BEGIN Material to process

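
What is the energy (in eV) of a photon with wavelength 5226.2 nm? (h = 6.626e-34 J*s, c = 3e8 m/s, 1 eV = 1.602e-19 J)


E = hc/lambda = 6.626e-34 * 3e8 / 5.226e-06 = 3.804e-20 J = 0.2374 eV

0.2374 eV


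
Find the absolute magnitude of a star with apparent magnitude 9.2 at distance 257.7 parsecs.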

END Material to process
BEGIN Material to process

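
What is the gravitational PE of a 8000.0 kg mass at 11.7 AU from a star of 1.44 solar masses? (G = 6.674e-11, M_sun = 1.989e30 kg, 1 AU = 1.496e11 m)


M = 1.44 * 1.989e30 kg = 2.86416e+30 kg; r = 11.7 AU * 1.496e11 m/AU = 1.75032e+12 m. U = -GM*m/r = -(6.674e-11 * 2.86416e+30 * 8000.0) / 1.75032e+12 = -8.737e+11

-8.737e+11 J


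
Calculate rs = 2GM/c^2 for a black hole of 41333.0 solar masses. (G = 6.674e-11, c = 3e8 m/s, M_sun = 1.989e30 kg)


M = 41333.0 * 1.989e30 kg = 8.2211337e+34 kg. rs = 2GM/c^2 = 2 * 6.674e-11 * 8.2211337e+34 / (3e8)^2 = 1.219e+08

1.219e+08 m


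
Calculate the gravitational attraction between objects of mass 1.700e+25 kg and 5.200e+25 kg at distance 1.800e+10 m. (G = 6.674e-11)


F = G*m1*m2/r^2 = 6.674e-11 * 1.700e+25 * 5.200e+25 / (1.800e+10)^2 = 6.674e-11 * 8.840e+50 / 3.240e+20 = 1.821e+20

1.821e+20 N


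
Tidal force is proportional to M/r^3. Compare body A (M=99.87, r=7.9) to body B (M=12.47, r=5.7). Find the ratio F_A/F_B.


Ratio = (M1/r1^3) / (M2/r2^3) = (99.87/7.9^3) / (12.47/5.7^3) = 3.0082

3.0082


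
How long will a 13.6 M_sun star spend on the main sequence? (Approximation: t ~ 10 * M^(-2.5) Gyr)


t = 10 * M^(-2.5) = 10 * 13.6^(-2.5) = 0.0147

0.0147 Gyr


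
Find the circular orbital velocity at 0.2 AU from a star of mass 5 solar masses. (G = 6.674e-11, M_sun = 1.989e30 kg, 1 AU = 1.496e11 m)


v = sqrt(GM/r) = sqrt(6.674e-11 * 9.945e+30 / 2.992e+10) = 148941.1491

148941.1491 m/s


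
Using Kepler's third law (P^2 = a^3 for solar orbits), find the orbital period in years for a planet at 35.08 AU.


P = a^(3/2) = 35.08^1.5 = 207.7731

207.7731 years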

END Material to process
BEGIN Material to process

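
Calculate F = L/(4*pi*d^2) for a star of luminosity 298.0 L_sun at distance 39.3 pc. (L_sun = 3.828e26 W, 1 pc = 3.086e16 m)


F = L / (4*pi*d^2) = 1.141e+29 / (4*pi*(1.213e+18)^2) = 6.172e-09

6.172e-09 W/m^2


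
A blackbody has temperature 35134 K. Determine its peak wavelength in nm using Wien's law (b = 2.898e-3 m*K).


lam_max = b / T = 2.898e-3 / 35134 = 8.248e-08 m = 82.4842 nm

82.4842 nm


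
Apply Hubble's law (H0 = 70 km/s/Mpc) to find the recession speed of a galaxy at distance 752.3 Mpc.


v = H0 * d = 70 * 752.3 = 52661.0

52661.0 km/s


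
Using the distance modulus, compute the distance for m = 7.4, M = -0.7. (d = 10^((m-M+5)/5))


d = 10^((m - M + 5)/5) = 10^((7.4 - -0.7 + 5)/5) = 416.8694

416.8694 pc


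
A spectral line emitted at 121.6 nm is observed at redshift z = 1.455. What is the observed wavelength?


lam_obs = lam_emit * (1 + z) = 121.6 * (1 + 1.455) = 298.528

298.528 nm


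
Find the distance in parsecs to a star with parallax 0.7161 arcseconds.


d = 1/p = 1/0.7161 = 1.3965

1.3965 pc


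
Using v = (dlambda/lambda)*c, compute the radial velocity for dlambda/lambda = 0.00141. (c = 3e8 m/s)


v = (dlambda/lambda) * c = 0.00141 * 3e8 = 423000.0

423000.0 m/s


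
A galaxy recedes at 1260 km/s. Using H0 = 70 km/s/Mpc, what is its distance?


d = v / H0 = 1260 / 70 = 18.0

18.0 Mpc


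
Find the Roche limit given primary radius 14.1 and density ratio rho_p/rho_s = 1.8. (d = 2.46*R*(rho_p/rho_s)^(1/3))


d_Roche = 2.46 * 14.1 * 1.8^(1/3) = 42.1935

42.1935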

END Material to process

To do: In the listing above, find the line with "What is the energy" and the line with "Find the absolute", then print exactly those lines and every line between them.

Answer below:
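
What is the energy (in eV) of a photon with wavelength 5226.2 nm? (h = 6.626e-34 J*s, c = 3e8 m/s, 1 eV = 1.602e-19 J)


E = hc/lambda = 6.626e-34 * 3e8 / 5.226e-06 = 3.804e-20 J = 0.2374 eV

0.2374 eV


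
Find the absolute magnitude of a star with apparent magnitude 9.2 at distance 257.7 parsecs.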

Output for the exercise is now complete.